- [DATA TO EXAMINE]
++++++++++
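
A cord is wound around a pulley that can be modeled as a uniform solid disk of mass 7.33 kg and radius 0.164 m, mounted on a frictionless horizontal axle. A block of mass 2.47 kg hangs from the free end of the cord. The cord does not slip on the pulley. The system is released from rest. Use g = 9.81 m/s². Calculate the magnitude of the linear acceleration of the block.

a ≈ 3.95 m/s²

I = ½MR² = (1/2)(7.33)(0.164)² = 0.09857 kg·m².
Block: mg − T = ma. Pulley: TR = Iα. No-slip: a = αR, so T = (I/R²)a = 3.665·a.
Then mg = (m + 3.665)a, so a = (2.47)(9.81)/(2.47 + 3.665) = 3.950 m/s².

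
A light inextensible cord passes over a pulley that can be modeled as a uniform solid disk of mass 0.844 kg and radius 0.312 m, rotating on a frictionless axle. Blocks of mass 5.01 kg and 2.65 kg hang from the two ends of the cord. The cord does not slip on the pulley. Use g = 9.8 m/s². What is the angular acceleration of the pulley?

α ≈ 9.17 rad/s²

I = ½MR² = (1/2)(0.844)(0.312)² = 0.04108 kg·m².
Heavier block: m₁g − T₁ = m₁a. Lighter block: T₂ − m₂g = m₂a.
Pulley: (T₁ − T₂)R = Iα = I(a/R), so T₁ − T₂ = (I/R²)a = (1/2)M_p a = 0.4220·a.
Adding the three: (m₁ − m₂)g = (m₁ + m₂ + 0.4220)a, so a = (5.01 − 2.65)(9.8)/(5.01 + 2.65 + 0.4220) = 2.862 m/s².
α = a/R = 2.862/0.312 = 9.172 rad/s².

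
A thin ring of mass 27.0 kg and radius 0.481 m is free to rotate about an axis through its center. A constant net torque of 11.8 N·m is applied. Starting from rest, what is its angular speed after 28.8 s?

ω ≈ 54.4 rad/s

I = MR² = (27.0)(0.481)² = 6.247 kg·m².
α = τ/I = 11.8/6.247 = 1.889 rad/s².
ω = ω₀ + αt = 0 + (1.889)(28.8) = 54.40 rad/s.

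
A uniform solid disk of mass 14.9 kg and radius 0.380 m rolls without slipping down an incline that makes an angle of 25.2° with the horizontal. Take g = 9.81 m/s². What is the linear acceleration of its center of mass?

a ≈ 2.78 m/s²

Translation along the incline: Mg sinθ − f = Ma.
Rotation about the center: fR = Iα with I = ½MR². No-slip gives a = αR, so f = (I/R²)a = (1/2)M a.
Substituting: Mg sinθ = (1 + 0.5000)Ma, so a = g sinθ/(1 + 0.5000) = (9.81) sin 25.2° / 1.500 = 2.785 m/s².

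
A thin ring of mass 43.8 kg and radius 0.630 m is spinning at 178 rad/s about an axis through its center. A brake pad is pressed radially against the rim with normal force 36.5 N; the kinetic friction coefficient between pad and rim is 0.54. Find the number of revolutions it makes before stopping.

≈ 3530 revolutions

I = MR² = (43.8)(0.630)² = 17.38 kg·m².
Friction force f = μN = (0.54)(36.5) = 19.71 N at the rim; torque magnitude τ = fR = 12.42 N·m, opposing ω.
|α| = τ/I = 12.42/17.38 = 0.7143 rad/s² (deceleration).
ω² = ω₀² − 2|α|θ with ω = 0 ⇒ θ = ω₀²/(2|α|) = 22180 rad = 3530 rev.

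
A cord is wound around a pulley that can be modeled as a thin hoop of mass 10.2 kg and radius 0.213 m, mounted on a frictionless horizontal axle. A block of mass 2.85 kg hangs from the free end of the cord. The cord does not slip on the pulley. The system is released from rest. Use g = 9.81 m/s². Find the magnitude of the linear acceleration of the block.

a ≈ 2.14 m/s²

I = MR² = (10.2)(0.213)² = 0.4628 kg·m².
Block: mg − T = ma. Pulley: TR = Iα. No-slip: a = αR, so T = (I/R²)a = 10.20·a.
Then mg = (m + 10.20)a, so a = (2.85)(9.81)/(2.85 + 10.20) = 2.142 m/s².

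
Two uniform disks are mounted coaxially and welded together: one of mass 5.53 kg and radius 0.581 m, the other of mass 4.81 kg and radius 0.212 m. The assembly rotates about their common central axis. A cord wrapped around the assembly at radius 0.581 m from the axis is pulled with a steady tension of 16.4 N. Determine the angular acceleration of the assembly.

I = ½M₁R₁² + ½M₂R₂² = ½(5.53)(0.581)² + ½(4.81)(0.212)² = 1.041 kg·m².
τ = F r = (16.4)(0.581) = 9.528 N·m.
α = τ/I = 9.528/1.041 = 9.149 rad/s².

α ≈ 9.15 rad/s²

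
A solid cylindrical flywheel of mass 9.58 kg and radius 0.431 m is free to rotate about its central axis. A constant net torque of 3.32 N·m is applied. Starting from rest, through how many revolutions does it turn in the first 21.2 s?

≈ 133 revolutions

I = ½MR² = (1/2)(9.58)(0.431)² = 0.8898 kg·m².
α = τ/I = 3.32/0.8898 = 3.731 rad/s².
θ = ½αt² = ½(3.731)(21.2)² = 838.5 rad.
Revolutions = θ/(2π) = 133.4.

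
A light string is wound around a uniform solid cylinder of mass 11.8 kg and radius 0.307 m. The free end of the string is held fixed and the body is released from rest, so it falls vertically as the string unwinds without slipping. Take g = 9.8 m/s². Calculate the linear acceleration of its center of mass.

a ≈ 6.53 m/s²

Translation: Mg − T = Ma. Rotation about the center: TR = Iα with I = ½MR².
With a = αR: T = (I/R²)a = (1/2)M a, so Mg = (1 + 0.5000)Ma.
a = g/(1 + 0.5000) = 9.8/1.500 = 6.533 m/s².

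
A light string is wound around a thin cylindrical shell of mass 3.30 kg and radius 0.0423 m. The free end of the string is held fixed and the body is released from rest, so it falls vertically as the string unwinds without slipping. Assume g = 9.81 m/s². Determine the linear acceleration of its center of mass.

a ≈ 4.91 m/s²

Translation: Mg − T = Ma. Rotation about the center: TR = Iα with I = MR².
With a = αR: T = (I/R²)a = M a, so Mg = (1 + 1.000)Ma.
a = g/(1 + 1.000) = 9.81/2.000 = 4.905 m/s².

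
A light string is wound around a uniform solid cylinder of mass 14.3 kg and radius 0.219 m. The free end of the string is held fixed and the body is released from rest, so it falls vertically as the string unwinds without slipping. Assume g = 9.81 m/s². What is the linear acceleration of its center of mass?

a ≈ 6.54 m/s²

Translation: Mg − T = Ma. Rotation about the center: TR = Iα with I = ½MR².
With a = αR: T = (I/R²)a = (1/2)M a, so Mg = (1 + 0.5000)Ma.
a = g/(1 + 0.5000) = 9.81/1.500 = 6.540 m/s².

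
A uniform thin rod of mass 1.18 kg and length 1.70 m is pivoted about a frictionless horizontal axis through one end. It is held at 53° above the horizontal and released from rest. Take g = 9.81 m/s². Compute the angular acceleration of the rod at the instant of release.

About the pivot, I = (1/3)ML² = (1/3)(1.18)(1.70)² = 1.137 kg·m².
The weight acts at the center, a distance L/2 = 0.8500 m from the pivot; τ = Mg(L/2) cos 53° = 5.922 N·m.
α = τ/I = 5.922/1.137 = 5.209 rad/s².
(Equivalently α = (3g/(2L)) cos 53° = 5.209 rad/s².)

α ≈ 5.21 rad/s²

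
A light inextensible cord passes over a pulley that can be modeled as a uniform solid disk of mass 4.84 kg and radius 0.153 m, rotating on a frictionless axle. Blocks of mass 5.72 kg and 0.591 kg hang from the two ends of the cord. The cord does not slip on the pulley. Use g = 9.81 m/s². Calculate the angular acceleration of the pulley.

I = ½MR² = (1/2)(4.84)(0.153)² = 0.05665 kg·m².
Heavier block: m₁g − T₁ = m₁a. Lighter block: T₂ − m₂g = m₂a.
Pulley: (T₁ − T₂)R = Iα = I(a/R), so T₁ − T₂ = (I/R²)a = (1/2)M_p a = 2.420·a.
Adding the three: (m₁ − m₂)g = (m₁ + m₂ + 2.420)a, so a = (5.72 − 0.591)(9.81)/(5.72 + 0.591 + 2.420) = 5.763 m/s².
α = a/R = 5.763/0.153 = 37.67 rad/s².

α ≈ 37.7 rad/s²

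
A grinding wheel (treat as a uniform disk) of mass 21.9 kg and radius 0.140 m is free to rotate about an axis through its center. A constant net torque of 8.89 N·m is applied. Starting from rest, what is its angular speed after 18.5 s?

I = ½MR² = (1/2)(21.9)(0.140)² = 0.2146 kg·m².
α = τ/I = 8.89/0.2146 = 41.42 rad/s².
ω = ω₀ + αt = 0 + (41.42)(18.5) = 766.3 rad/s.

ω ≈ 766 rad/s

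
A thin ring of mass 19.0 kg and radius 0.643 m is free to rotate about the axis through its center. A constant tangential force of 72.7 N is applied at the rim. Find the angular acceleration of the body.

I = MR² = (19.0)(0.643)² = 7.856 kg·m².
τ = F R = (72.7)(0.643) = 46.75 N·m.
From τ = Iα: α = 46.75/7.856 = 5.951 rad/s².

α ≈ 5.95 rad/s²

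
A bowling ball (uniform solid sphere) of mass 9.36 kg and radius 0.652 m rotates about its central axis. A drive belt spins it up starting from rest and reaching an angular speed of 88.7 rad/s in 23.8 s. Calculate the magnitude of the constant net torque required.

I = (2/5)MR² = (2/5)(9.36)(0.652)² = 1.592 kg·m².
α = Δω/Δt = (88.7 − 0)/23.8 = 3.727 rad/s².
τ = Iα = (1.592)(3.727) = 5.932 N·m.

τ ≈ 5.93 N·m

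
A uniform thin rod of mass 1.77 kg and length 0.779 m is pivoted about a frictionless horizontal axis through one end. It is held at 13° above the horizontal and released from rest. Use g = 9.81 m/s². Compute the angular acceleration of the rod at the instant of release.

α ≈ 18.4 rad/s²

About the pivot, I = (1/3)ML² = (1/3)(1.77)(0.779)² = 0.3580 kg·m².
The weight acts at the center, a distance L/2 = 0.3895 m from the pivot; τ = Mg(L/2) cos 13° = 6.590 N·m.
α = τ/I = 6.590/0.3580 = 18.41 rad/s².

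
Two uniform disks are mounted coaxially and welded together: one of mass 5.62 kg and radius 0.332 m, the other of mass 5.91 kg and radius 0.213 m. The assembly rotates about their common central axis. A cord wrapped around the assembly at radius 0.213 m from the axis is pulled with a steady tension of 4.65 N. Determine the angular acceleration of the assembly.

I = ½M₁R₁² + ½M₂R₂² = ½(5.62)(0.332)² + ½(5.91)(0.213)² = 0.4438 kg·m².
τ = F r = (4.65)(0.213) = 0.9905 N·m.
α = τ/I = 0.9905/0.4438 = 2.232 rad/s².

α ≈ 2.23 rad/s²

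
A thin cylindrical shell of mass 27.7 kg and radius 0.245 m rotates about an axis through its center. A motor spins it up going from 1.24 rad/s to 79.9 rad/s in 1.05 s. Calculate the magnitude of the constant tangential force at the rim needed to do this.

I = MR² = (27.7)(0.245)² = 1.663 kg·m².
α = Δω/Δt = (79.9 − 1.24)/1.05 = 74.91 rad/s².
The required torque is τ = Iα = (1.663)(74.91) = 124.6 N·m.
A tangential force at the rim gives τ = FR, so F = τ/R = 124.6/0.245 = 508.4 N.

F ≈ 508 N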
++++++++++
- [EXERCISE GOAL] Once you reach the line containing "A thin cylindrical shell of mass 27.7", output that line and each one after it exactly, ending with the final line of the listing and adding nothing else.

- [ANSWER SECTION]
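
A thin cylindrical shell of mass 27.7 kg and radius 0.245 m rotates about an axis through its center. A motor spins it up going from 1.24 rad/s to 79.9 rad/s in 1.05 s. Calculate the magnitude of the constant tangential force at the rim needed to do this.

I = MR² = (27.7)(0.245)² = 1.663 kg·m².
α = Δω/Δt = (79.9 − 1.24)/1.05 = 74.91 rad/s².
The required torque is τ = Iα = (1.663)(74.91) = 124.6 N·m.
A tangential force at the rim gives τ = FR, so F = τ/R = 124.6/0.245 = 508.4 N.

F ≈ 508 N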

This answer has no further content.